**SUPPLIED ENTRIES**
------

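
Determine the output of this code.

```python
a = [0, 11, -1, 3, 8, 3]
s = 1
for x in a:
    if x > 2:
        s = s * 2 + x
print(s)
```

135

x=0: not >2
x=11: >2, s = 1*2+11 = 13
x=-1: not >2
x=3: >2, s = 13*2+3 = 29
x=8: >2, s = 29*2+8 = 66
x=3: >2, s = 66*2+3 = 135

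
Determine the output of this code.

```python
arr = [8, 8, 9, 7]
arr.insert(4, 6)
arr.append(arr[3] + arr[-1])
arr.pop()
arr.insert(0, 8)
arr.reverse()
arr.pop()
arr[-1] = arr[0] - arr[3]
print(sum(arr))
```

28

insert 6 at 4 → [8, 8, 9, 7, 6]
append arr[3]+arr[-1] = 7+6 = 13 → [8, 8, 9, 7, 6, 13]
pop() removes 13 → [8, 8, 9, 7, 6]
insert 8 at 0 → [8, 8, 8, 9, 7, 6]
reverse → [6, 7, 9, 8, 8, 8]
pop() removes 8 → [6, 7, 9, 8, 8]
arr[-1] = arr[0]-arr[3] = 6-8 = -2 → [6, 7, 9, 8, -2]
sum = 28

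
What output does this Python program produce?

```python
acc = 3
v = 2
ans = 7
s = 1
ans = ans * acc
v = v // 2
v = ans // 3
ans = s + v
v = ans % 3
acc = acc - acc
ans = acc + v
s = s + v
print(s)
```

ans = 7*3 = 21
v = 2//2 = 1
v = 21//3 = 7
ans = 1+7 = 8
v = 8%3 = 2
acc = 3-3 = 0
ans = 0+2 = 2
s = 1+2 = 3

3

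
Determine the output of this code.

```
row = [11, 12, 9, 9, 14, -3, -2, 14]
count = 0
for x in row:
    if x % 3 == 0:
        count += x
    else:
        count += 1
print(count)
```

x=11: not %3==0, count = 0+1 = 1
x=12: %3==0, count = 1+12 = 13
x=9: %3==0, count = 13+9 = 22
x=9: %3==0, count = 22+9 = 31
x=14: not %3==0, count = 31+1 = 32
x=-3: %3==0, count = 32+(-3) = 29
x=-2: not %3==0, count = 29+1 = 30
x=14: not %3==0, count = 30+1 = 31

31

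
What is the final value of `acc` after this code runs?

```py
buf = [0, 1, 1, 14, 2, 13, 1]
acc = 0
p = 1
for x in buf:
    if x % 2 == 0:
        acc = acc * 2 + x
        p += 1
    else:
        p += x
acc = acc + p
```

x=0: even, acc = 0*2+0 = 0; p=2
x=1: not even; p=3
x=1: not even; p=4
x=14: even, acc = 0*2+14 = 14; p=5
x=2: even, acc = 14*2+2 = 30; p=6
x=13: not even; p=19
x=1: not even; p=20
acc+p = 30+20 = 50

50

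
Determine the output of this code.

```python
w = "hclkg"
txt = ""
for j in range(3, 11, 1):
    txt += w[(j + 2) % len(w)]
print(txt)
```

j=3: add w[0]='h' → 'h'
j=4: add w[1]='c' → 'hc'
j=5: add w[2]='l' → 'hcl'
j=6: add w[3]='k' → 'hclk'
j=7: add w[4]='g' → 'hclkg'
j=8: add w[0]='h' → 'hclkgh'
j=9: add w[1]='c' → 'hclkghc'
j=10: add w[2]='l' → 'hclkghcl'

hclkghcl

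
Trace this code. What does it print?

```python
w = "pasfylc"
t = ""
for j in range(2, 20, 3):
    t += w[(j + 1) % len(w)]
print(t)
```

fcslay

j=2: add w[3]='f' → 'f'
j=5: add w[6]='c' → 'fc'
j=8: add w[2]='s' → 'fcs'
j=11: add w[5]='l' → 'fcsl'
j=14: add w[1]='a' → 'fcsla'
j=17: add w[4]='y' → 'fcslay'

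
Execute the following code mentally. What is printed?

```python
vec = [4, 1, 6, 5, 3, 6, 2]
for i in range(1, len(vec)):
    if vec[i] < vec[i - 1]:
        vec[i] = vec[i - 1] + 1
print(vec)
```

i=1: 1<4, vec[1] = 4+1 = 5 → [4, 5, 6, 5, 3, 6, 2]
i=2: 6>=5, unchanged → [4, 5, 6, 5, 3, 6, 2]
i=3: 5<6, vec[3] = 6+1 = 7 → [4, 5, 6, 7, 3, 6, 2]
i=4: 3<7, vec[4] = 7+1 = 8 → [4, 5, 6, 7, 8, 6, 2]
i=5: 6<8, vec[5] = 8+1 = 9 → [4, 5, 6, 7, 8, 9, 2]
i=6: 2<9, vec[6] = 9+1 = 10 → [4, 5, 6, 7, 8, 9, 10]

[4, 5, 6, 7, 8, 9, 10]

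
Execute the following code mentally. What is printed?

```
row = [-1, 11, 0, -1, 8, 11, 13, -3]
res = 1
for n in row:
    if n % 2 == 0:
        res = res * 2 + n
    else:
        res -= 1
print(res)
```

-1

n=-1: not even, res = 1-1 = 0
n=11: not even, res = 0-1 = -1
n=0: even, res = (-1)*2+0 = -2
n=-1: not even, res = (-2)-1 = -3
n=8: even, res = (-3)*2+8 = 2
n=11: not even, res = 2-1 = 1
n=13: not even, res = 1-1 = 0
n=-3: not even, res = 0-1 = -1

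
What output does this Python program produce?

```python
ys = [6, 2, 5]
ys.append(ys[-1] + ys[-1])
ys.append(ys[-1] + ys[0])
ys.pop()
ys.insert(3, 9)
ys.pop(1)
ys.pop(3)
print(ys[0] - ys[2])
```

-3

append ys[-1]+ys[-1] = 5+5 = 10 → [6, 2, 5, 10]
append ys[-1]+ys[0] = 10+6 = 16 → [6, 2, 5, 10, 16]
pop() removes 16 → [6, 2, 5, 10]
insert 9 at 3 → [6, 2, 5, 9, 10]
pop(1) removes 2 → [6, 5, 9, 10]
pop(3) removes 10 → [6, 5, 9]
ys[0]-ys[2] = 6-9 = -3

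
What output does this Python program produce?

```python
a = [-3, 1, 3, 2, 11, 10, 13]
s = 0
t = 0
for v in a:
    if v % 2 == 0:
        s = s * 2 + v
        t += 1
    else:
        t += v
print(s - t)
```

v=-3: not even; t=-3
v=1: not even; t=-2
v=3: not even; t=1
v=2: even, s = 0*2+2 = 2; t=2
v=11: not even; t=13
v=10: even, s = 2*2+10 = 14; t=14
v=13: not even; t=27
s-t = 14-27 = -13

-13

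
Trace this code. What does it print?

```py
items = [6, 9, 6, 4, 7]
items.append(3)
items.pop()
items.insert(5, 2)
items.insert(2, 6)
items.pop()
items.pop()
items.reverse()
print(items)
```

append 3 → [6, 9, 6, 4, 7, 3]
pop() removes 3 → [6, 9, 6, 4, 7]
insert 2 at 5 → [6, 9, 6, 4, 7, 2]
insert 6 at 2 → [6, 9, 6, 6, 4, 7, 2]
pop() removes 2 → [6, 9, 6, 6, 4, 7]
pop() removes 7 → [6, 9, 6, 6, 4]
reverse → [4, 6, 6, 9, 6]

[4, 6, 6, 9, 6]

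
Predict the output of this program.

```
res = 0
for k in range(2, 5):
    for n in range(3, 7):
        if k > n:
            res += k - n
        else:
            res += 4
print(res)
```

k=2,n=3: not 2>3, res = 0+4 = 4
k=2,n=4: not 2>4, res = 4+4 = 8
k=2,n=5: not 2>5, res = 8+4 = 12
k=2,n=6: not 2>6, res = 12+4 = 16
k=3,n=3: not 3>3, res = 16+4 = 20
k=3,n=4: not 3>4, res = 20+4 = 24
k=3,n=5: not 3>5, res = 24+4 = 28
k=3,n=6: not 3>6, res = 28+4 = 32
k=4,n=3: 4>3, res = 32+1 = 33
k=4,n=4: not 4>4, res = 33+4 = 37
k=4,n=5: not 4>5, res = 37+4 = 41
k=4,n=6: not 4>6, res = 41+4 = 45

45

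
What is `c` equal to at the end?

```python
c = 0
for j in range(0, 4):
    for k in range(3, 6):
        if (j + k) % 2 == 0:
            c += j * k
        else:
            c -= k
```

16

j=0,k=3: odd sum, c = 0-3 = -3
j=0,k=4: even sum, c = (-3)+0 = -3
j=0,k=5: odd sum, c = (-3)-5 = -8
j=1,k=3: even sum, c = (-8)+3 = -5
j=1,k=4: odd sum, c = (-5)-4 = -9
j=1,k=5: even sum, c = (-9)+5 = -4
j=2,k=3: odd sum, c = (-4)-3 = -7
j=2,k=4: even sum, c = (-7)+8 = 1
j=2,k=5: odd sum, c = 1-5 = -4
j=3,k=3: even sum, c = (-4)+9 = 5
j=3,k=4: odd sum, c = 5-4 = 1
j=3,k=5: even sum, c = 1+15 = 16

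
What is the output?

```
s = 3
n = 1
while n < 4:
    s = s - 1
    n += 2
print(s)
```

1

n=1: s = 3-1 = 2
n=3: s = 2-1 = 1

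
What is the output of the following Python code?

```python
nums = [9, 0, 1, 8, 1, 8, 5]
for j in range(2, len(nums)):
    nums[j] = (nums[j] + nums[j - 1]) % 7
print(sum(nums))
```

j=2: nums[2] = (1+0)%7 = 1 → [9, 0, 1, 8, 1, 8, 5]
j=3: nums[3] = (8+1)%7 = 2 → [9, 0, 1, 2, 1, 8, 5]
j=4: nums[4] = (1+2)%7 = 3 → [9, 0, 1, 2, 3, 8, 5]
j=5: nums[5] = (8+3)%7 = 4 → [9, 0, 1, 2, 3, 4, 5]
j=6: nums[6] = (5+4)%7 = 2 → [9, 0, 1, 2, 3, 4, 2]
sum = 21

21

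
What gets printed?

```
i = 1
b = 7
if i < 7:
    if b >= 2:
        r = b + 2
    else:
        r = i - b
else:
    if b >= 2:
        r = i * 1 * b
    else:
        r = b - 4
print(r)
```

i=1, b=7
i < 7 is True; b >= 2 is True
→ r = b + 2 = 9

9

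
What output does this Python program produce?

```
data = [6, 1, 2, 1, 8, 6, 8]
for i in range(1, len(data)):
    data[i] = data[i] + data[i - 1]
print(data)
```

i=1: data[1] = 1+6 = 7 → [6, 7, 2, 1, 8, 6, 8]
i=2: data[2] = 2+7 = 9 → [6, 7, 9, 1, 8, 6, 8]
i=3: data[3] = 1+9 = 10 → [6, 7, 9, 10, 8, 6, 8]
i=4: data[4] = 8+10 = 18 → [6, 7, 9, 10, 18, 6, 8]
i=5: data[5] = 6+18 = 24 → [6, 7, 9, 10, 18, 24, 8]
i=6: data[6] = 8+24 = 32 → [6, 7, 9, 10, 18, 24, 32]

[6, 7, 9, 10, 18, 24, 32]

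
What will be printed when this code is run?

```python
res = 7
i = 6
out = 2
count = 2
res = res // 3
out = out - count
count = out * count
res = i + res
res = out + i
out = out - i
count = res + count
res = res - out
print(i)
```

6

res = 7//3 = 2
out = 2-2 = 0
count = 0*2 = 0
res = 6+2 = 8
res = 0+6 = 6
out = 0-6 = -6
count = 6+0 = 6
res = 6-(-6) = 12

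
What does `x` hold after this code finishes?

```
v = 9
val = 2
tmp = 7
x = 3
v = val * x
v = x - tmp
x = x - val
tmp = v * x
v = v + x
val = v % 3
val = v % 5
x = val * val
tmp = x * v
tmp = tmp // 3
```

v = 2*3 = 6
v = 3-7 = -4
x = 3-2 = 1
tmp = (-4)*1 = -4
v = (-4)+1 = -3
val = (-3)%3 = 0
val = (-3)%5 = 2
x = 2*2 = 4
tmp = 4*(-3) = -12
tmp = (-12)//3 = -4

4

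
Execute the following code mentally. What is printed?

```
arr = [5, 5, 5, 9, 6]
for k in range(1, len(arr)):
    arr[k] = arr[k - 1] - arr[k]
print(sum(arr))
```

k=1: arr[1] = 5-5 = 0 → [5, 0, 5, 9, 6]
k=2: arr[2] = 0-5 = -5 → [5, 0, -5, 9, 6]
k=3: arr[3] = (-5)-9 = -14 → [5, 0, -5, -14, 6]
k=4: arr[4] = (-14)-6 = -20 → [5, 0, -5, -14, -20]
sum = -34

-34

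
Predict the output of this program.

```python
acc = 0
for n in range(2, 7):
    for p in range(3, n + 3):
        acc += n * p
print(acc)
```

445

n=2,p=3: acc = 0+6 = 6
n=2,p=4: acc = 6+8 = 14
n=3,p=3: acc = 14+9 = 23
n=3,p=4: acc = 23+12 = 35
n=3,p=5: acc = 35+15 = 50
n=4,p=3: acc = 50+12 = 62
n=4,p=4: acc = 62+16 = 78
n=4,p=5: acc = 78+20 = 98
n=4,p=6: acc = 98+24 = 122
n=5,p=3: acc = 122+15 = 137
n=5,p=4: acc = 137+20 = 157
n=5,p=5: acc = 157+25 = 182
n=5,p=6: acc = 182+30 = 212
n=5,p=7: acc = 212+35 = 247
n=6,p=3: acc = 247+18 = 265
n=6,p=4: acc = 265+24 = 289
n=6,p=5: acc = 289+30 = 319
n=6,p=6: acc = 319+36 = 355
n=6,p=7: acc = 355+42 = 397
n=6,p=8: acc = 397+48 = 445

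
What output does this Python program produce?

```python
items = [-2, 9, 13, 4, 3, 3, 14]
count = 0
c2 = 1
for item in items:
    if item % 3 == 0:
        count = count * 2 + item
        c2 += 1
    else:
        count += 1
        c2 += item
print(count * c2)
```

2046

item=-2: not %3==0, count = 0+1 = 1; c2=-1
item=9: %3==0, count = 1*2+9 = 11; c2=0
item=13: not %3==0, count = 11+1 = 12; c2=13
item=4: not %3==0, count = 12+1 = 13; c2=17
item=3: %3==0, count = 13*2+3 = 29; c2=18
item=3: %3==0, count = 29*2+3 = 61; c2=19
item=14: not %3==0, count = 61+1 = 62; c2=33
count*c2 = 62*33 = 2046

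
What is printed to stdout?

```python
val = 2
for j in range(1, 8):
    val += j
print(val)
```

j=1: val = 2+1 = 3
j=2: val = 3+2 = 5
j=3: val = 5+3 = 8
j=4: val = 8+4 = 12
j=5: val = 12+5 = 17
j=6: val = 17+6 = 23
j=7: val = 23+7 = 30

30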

------

**PROBLEM REQUIREMENTS**
Every line holding the string "after" should be copied here, so please find those lines in the data.

**ANSWER FOR THE TASK**
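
What is the final value of `acc` after this code runs?
What does `x` hold after this code finishes?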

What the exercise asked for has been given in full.